Input:
^^^^^^^^

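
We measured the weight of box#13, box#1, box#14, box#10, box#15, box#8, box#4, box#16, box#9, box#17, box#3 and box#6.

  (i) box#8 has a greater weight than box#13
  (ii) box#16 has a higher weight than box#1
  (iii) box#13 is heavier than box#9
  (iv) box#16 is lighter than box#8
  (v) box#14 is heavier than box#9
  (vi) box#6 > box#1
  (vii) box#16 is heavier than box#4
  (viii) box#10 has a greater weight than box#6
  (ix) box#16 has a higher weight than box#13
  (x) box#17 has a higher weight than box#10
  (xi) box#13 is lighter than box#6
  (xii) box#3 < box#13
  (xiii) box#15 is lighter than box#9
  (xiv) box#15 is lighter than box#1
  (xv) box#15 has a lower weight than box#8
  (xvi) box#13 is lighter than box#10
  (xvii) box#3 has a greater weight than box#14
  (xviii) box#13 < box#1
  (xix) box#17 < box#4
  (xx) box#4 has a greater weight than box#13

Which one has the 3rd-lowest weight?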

^^^^^^^^

What is the number of lines in the records that include "weight"? Answer with that number alone.

Exercise answer:
10